_YOUR OBJECTIVE_
An exact copy of the data below is required; return it in full.

_Dataset entries_
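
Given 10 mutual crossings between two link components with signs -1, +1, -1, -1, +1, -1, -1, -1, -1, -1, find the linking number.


Step 1: Count positive crossings: 2
Step 2: Count negative crossings: 8
Step 3: Sum of signs = 2 - 8 = -6
Step 4: Linking number = sum/2 = -6/2 = -3

-3


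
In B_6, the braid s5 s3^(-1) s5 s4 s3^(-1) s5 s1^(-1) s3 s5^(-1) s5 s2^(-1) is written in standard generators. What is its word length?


The word length counts the number of generators (including inverses).
Listing each generator: s5, s3^(-1), s5, s4, s3^(-1), s5, s1^(-1), s3, s5^(-1), s5, s2^(-1)
There are 11 generators in this braid word.

11


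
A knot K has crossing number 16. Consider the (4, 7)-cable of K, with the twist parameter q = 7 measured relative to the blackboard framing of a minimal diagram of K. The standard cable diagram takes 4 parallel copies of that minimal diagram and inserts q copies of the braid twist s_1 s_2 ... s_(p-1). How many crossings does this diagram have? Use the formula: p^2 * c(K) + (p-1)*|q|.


Step 1: Each of the c(K) crossings of the companion diagram becomes p*p = p^2 crossings among the p parallel strands, and each of the |q| twists s_1 s_2 ... s_(p-1) adds (p-1) crossings.
  Crossings = p^2 * c(K) + (p-1)*|q|
Step 2: = 4^2 * 16 + (4-1)*7
Step 3: = 16*16 + 3*7
Step 4: = 256 + 21 = 277

277


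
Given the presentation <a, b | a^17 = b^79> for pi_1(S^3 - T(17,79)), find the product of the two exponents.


The relation is a^17 = b^79.
Product of exponents = 17 * 79
= 1343

1343


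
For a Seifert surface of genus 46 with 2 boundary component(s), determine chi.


chi = 2 - 2g - b
= 2 - 2*46 - 2
= 2 - 92 - 2 = -92

-92


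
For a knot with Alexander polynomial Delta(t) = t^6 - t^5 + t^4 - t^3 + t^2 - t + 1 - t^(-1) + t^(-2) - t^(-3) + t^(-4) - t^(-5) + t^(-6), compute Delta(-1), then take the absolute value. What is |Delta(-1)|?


Step 1: The polynomial has 13 terms with alternating signs, exponents from 6 down to -6.
Step 2: Substitute t = -1. The i-th term has coefficient (-1)^i and exponent (m-i),
  so its value is (-1)^i * (-1)^(m-i) = (-1)^m = 1 for every i.
Step 3: All 13 terms equal 1, so Delta(-1) = 13 * (1) = 13
Step 4: |Delta(-1)| = 13

13


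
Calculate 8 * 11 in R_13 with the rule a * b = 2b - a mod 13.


8 * 11 = 2*11 - 8 mod 13
= 22 - 8 mod 13
= 14 mod 13 = 1

1


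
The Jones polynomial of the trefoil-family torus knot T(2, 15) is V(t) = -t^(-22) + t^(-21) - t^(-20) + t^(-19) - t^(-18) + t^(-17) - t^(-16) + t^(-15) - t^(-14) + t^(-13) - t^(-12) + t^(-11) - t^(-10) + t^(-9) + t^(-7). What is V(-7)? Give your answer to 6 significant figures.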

_REPLY TO THE EXERCISE_
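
Given 10 mutual crossings between two link components with signs -1, +1, -1, -1, +1, -1, -1, -1, -1, -1, find the linking number.


Step 1: Count positive crossings: 2
Step 2: Count negative crossings: 8
Step 3: Sum of signs = 2 - 8 = -6
Step 4: Linking number = sum/2 = -6/2 = -3

-3


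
In B_6, the braid s5 s3^(-1) s5 s4 s3^(-1) s5 s1^(-1) s3 s5^(-1) s5 s2^(-1) is written in standard generators. What is its word length?


The word length counts the number of generators (including inverses).
Listing each generator: s5, s3^(-1), s5, s4, s3^(-1), s5, s1^(-1), s3, s5^(-1), s5, s2^(-1)
There are 11 generators in this braid word.

11


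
A knot K has crossing number 16. Consider the (4, 7)-cable of K, with the twist parameter q = 7 measured relative to the blackboard framing of a minimal diagram of K. The standard cable diagram takes 4 parallel copies of that minimal diagram and inserts q copies of the braid twist s_1 s_2 ... s_(p-1). How many crossings does this diagram have? Use the formula: p^2 * c(K) + (p-1)*|q|.


Step 1: Each of the c(K) crossings of the companion diagram becomes p*p = p^2 crossings among the p parallel strands, and each of the |q| twists s_1 s_2 ... s_(p-1) adds (p-1) crossings.
  Crossings = p^2 * c(K) + (p-1)*|q|
Step 2: = 4^2 * 16 + (4-1)*7
Step 3: = 16*16 + 3*7
Step 4: = 256 + 21 = 277

277


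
Given the presentation <a, b | a^17 = b^79> for pi_1(S^3 - T(17,79)), find the product of the two exponents.


The relation is a^17 = b^79.
Product of exponents = 17 * 79
= 1343

1343


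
For a Seifert surface of genus 46 with 2 boundary component(s), determine chi.


chi = 2 - 2g - b
= 2 - 2*46 - 2
= 2 - 92 - 2 = -92

-92


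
For a knot with Alexander polynomial Delta(t) = t^6 - t^5 + t^4 - t^3 + t^2 - t + 1 - t^(-1) + t^(-2) - t^(-3) + t^(-4) - t^(-5) + t^(-6), compute Delta(-1), then take the absolute value. What is |Delta(-1)|?


Step 1: The polynomial has 13 terms with alternating signs, exponents from 6 down to -6.
Step 2: Substitute t = -1. The i-th term has coefficient (-1)^i and exponent (m-i),
  so its value is (-1)^i * (-1)^(m-i) = (-1)^m = 1 for every i.
Step 3: All 13 terms equal 1, so Delta(-1) = 13 * (1) = 13
Step 4: |Delta(-1)| = 13

13


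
Calculate 8 * 11 in R_13 with the rule a * b = 2b - a mod 13.


8 * 11 = 2*11 - 8 mod 13
= 22 - 8 mod 13
= 14 mod 13 = 1

1


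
The Jones polynomial of the trefoil-family torus knot T(2, 15) is V(t) = -t^(-22) + t^(-21) - t^(-20) + t^(-19) - t^(-18) + t^(-17) - t^(-16) + t^(-15) - t^(-14) + t^(-13) - t^(-12) + t^(-11) - t^(-10) + t^(-9) + t^(-7). What is V(-7)? Give your answer to 6 significant figures.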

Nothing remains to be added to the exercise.